* [Goal of the exercise]
Copy word for word, and only, the lines below from the one with "- (10) v - x <= 0" through the last.

Saved entries:
------------------------------------------------

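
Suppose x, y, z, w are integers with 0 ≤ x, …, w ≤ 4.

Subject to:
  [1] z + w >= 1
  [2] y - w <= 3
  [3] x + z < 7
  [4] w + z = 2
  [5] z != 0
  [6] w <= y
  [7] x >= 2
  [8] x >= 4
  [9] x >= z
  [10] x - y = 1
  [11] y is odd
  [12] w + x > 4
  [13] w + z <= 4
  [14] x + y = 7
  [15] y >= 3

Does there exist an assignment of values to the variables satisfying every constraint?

Satisfiable

The assignment x = 4, y = 3, z = 1, w = 1 works:
  constraint 1 holds since z + w = 2.
  constraint 2 holds since y - w = 2.
The rest check out directly.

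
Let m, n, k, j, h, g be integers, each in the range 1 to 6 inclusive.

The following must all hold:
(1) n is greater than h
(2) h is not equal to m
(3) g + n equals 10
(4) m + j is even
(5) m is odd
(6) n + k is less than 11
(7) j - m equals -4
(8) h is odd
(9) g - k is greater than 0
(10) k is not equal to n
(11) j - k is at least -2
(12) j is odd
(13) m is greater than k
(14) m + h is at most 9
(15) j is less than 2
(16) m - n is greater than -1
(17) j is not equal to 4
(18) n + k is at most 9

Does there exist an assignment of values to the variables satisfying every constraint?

The assignment m = 5, n = 5, k = 3, j = 1, h = 3, g = 5 works:
  constraint 3 holds since g + n = 10.
  constraint 6 holds since n + k = 8.
The rest check out directly.

Satisfiable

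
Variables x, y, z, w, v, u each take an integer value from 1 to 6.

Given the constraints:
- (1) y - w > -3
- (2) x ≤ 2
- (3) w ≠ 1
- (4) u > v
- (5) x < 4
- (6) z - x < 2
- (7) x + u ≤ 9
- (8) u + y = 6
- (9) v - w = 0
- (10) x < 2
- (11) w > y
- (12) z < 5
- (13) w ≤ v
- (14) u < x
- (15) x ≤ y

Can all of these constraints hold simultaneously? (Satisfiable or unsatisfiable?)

Unsatisfiable

Constraints 4, 11, 13, 14, and 15 give v < u, u < x, x ≤ y, y < w, w ≤ v. Chaining: v < u < x ≤ y < w ≤ v, which forces v < v — impossible.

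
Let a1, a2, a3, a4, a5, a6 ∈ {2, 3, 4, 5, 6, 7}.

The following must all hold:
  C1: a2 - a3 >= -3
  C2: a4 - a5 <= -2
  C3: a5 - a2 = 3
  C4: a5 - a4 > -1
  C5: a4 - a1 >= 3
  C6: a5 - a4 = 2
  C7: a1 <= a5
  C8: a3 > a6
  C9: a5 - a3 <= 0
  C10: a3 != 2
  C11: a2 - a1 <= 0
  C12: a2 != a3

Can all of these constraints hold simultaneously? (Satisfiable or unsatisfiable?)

Unsatisfiable

Constraints 1, 2, 5, 9, and 11 give a2 − a3 ≥ -3, a3 − a5 ≥ 0, a5 − a4 ≥ 2, a4 − a1 ≥ 3, a1 − a2 ≥ 0.
Adding all 5 inequalities: the left sides telescope to 0, and the right sides sum to (-3) + 0 + 2 + 3 + 0 = 2. So 0 ≥ 2, which is false.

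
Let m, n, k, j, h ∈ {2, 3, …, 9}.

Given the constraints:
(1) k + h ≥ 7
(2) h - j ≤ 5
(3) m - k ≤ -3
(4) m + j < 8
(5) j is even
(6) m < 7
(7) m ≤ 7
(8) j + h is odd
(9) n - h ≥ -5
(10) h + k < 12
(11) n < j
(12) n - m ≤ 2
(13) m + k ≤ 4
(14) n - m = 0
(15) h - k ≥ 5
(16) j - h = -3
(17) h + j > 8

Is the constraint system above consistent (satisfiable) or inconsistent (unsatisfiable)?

Unsatisfiable

Constraints 3, 9, 12, and 15 give n − h ≥ -5, h − k ≥ 5, k − m ≥ 3, m − n ≥ -2.
Adding all 4 inequalities: the left sides telescope to 0, and the right sides sum to (-5) + 5 + 3 + (-2) = 1. So 0 ≥ 1, which is false.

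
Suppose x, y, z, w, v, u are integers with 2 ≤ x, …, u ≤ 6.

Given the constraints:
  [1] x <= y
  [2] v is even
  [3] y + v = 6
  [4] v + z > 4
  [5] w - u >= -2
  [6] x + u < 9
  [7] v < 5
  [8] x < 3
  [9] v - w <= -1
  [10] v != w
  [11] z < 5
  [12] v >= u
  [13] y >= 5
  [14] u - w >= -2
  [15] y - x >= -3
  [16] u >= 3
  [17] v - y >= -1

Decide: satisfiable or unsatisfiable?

From constraint 13: y ≥ 5. From constraints 12 and 16: v ≥ u ≥ 3. Hence y + v ≥ 8. But constraint 3 requires y + v = 6, and 6 < 8. Contradiction.

Unsatisfiable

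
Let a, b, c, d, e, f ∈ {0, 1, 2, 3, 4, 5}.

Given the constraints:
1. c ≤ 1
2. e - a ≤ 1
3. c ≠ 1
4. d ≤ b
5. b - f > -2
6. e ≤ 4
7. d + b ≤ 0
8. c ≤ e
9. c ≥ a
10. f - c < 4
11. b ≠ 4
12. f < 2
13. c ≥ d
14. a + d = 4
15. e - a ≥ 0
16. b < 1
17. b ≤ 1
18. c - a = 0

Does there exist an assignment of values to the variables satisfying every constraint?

Unsatisfiable

From constraints 1 and 9: a ≤ c ≤ 1. From constraints 4 and 17: d ≤ b ≤ 1. Hence a + d ≤ 2. But constraint 14 requires a + d = 4, and 4 > 2. Contradiction.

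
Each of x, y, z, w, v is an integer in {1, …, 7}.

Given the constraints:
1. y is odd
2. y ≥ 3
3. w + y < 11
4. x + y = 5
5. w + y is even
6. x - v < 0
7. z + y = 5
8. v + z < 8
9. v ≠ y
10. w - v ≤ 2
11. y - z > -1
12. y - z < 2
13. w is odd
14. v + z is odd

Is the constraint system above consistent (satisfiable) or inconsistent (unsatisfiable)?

Take x = 2, y = 3, z = 2, w = 7, v = 5. Then constraint 3: w + y = 10; constraint 4: x + y = 5; constraint 6: x - v = -3, and every other listed constraint is also met.

Satisfiable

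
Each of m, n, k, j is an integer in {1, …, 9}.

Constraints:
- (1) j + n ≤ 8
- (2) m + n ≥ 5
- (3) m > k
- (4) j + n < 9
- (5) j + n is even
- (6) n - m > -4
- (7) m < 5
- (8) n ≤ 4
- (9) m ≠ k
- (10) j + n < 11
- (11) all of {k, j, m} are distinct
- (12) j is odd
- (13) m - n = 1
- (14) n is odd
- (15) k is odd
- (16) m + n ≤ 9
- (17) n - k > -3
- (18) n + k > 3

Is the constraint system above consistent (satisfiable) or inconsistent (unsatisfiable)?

One satisfying assignment is m = 4, n = 3, k = 3, j = 5.
For the less obvious constraints — constraint 1: j + n = 8; constraint 2: m + n = 7; constraint 4: j + n = 8 — and the others hold by inspection.

Satisfiable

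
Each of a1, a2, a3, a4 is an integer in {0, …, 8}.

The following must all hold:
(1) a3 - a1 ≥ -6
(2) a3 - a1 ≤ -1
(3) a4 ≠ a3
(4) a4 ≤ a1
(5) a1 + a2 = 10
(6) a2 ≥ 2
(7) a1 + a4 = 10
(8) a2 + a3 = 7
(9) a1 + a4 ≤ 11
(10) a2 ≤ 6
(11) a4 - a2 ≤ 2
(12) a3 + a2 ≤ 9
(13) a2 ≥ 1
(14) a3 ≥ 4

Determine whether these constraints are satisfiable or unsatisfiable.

One satisfying assignment is a1 = 8, a2 = 2, a3 = 5, a4 = 2.
For the less obvious constraints — constraint 1: a3 - a1 = -3; constraint 2: a3 - a1 = -3 — and the others hold by inspection.

Satisfiable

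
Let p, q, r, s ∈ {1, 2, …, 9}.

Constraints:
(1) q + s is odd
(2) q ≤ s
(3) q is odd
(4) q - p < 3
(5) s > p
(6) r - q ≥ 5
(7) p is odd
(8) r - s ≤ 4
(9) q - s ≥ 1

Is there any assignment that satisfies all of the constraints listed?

Constraints 6, 8, and 9 give q − s ≥ 1, s − r ≥ -4, r − q ≥ 5.
Adding all 3 inequalities: the left sides telescope to 0, and the right sides sum to 1 + (-4) + 5 = 2. So 0 ≥ 2, which is false.

Unsatisfiable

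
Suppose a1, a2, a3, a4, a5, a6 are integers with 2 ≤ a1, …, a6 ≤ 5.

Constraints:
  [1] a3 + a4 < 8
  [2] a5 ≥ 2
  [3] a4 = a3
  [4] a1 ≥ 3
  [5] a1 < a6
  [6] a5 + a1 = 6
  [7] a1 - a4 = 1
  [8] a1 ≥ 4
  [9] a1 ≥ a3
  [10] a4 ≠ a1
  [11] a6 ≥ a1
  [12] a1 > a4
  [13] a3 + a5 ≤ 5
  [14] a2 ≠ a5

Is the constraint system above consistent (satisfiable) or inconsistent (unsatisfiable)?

Satisfiable

Take a1 = 4, a2 = 5, a3 = 3, a4 = 3, a5 = 2, a6 = 5. Then constraint 1: a3 + a4 = 6; constraint 6: a5 + a1 = 6, and every other listed constraint is also met.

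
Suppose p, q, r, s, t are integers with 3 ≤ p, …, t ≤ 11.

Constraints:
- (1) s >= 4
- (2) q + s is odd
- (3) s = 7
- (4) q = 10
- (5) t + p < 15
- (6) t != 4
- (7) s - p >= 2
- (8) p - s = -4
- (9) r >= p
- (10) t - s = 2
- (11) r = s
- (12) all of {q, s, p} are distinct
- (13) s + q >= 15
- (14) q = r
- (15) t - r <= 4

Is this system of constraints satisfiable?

Unsatisfiable

Constraint 4 fixes q = 10 and constraint 3 fixes s = 7. Constraints 11 and 14 give q = r = s, so q = s. But 10 ≠ 7 — contradiction.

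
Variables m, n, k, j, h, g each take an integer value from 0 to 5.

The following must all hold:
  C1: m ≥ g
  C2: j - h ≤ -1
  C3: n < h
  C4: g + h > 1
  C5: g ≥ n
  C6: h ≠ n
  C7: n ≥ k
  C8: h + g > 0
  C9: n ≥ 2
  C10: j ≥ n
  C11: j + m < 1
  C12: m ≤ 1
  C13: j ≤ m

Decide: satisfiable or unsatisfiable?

Unsatisfiable

From constraints 5 and 9: g ≥ n and n ≥ 2, so g ≥ 2. From constraints 1 and 12: g ≤ m and m ≤ 1, so g ≤ 1. But 1 < 2, so no value of g works.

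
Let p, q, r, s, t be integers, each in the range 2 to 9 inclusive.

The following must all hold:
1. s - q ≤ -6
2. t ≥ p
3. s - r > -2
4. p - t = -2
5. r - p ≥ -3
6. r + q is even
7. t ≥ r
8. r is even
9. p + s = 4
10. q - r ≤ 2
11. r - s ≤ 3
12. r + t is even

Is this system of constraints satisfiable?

Constraints 1, 10, and 11 give r − q ≥ -2, q − s ≥ 6, s − r ≥ -3.
Adding all 3 inequalities: the left sides telescope to 0, and the right sides sum to (-2) + 6 + (-3) = 1. So 0 ≥ 1, which is false.

Unsatisfiable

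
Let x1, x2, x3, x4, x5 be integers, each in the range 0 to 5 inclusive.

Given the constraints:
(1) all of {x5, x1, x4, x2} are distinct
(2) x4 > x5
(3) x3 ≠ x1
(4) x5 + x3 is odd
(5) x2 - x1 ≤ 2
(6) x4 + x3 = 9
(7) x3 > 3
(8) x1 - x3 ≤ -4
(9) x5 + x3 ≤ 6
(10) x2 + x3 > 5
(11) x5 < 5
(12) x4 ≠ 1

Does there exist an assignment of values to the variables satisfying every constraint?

The assignment x1 = 0, x2 = 2, x3 = 4, x4 = 5, x5 = 1 works:
  constraint 5 holds since x2 - x1 = 2.
  constraint 6 holds since x4 + x3 = 9.
  constraint 8 holds since x1 - x3 = -4.
The rest check out directly.

Satisfiable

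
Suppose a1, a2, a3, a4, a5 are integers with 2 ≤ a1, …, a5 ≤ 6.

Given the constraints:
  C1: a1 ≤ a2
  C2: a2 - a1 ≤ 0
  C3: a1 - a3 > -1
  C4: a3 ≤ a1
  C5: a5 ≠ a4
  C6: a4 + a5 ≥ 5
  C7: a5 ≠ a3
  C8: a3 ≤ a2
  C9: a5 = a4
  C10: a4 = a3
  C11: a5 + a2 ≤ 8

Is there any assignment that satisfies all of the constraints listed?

Unsatisfiable

From constraints 9 and 10, a5 = a4 = a3, so a5 = a3. But constraint 7 says a5 ≠ a3. Contradiction.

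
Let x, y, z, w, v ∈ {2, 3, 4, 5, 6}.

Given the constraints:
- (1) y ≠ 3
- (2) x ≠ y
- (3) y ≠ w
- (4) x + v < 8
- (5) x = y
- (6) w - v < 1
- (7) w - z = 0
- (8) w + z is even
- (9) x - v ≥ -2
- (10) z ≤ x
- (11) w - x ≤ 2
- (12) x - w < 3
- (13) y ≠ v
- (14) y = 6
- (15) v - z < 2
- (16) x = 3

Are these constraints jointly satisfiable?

Constraint 16 fixes x = 3 and constraint 14 fixes y = 6, but constraint 5 requires x = y. Since 3 ≠ 6, contradiction.

Unsatisfiable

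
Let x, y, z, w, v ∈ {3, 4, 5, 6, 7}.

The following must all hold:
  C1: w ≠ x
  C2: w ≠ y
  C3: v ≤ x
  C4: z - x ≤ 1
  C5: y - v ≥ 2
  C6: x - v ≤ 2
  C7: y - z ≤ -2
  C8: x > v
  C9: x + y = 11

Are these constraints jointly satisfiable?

Constraints 4, 5, 6, and 7 give v − x ≥ -2, x − z ≥ -1, z − y ≥ 2, y − v ≥ 2.
Adding all 4 inequalities: the left sides telescope to 0, and the right sides sum to (-2) + (-1) + 2 + 2 = 1. So 0 ≥ 1, which is false.

Unsatisfiable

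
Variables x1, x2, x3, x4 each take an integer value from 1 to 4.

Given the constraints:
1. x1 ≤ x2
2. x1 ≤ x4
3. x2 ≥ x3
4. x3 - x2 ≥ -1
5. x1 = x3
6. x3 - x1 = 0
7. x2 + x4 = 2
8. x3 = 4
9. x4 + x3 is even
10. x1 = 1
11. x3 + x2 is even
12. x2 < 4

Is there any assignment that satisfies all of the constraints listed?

Constraint 10 fixes x1 = 1 and constraint 8 fixes x3 = 4, but constraint 5 requires x1 = x3. Since 1 ≠ 4, contradiction.

Unsatisfiable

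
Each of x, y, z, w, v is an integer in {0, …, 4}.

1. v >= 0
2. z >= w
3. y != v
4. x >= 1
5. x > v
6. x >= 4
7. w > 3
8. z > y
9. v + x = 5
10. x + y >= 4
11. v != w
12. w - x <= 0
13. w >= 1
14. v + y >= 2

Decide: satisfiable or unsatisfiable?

The assignment x = 4, y = 3, z = 4, w = 4, v = 1 works:
  constraint 9 holds since v + x = 5.
  constraint 10 holds since x + y = 7.
  constraint 12 holds since w - x = 0.
The rest check out directly.

Satisfiable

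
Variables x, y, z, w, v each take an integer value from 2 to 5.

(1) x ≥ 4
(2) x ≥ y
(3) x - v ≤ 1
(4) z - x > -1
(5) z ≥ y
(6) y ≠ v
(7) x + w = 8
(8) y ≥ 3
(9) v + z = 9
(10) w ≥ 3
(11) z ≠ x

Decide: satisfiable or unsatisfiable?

The assignment x = 4, y = 3, z = 5, w = 4, v = 4 works:
  constraint 3 holds since x - v = 0.
  constraint 4 holds since z - x = 1.
  constraint 7 holds since x + w = 8.
The rest check out directly.

Satisfiable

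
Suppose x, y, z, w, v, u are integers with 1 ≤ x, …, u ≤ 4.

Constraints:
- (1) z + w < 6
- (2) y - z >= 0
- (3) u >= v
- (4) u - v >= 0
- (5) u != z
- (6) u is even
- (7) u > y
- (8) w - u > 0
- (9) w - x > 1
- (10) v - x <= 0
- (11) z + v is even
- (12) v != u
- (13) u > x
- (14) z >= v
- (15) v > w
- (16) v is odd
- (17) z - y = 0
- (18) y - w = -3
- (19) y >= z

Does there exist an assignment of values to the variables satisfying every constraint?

Constraints 2, 7, 8, 14, and 15 give v ≤ z, z ≤ y, y < u, u < w, w < v. Chaining: v ≤ z ≤ y < u < w < v, which forces v < v — impossible.

Unsatisfiable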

------------------------------------------------

* [Answer for the task]
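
- (10) v - x <= 0
- (11) z + v is even
- (12) v != u
- (13) u > x
- (14) z >= v
- (15) v > w
- (16) v is odd
- (17) z - y = 0
- (18) y - w = -3
- (19) y >= z

Does there exist an assignment of values to the variables satisfying every constraint?

Constraints 2, 7, 8, 14, and 15 give v ≤ z, z ≤ y, y < u, u < w, w < v. Chaining: v ≤ z ≤ y < u < w < v, which forces v < v — impossible.

Unsatisfiable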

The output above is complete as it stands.